- _Your objective_: Each of the records must appear again, exactly as it was written.

- _Material for this exercise_:

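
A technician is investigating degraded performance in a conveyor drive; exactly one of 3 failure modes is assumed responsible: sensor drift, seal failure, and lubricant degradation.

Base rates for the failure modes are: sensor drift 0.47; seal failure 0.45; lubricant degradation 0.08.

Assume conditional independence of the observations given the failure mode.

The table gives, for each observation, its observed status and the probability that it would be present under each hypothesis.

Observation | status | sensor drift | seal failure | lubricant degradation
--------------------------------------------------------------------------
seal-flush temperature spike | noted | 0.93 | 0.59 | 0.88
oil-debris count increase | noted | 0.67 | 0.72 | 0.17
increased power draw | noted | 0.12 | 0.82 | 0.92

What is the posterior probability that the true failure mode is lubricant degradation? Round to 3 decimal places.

0.054

For each hypothesis, the unnormalized posterior weight is prior × product of the observation likelihoods:
  sensor drift: 0.47 × 0.93 × 0.67 × 0.12 = 0.035143
  seal failure: 0.45 × 0.59 × 0.72 × 0.82 = 0.15675
  lubricant degradation: 0.08 × 0.88 × 0.17 × 0.92 = 0.011011
Marginal likelihood of the evidence = 0.2029.
P(lubricant degradation | evidence) = 0.011011 / 0.2029 ≈ 0.054.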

- _Answer to the exercise_:
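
A technician is investigating degraded performance in a conveyor drive; exactly one of 3 failure modes is assumed responsible: sensor drift, seal failure, and lubricant degradation.

Base rates for the failure modes are: sensor drift 0.47; seal failure 0.45; lubricant degradation 0.08.

Assume conditional independence of the observations given the failure mode.

The table gives, for each observation, its observed status and the probability that it would be present under each hypothesis.

Observation | status | sensor drift | seal failure | lubricant degradation
--------------------------------------------------------------------------
seal-flush temperature spike | noted | 0.93 | 0.59 | 0.88
oil-debris count increase | noted | 0.67 | 0.72 | 0.17
increased power draw | noted | 0.12 | 0.82 | 0.92

What is the posterior probability that the true failure mode is lubricant degradation? Round to 3 decimal places.

0.054

For each hypothesis, the unnormalized posterior weight is prior × product of the observation likelihoods:
  sensor drift: 0.47 × 0.93 × 0.67 × 0.12 = 0.035143
  seal failure: 0.45 × 0.59 × 0.72 × 0.82 = 0.15675
  lubricant degradation: 0.08 × 0.88 × 0.17 × 0.92 = 0.011011
Marginal likelihood of the evidence = 0.2029.
P(lubricant degradation | evidence) = 0.011011 / 0.2029 ≈ 0.054.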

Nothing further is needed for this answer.